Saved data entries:
+===+
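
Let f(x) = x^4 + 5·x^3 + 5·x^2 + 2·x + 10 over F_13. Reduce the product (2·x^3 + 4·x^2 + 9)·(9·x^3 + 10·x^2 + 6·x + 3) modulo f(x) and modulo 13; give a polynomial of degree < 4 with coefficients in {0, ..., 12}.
a · b ≡ x^3 + 6·x^2 + 7 (mod f(x))

Multiply as integer polynomials: a · b = 18·x^6 + 56·x^5 + 52·x^4 + 111·x^3 + 102·x^2 + 54·x + 27. Reducing coefficients mod 13: a · b ≡ 5·x^6 + 4·x^5 + 7·x^3 + 11·x^2 + 2·x + 1. Now divide by f(x) = x^4 + 5·x^3 + 5·x^2 + 2·x + 10 in F_13[x], eliminating the leading term at each step:
  leading term 5·x^6: subtract (5·x^2)·f(x) = 5·x^6 + 12·x^5 + 12·x^4 + 10·x^3 + 11·x^2, leaving 5·x^5 + x^4 + 10·x^3 + 2·x + 1 (coefficients mod 13)
  leading term 5·x^5: subtract (5·x)·f(x) = 5·x^5 + 12·x^4 + 12·x^3 + 10·x^2 + 11·x, leaving 2·x^4 + 11·x^3 + 3·x^2 + 4·x + 1 (coefficients mod 13)
  leading term 2·x^4: subtract (2)·f(x) = 2·x^4 + 10·x^3 + 10·x^2 + 4·x + 7, leaving x^3 + 6·x^2 + 7 (coefficients mod 13)
The degree is now < 4, so this is the remainder. Hence a · b ≡ x^3 + 6·x^2 + 7 in F_13[x]/(f).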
+===+
DIRECTIONS: Retype every record above exactly as it appears.

WRITTEN SOLUTION:
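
Let f(x) = x^4 + 5·x^3 + 5·x^2 + 2·x + 10 over F_13. Reduce the product (2·x^3 + 4·x^2 + 9)·(9·x^3 + 10·x^2 + 6·x + 3) modulo f(x) and modulo 13; give a polynomial of degree < 4 with coefficients in {0, ..., 12}.
a · b ≡ x^3 + 6·x^2 + 7 (mod f(x))

Multiply as integer polynomials: a · b = 18·x^6 + 56·x^5 + 52·x^4 + 111·x^3 + 102·x^2 + 54·x + 27. Reducing coefficients mod 13: a · b ≡ 5·x^6 + 4·x^5 + 7·x^3 + 11·x^2 + 2·x + 1. Now divide by f(x) = x^4 + 5·x^3 + 5·x^2 + 2·x + 10 in F_13[x], eliminating the leading term at each step:
  leading term 5·x^6: subtract (5·x^2)·f(x) = 5·x^6 + 12·x^5 + 12·x^4 + 10·x^3 + 11·x^2, leaving 5·x^5 + x^4 + 10·x^3 + 2·x + 1 (coefficients mod 13)
  leading term 5·x^5: subtract (5·x)·f(x) = 5·x^5 + 12·x^4 + 12·x^3 + 10·x^2 + 11·x, leaving 2·x^4 + 11·x^3 + 3·x^2 + 4·x + 1 (coefficients mod 13)
  leading term 2·x^4: subtract (2)·f(x) = 2·x^4 + 10·x^3 + 10·x^2 + 4·x + 7, leaving x^3 + 6·x^2 + 7 (coefficients mod 13)
The degree is now < 4, so this is the remainder. Hence a · b ≡ x^3 + 6·x^2 + 7 in F_13[x]/(f).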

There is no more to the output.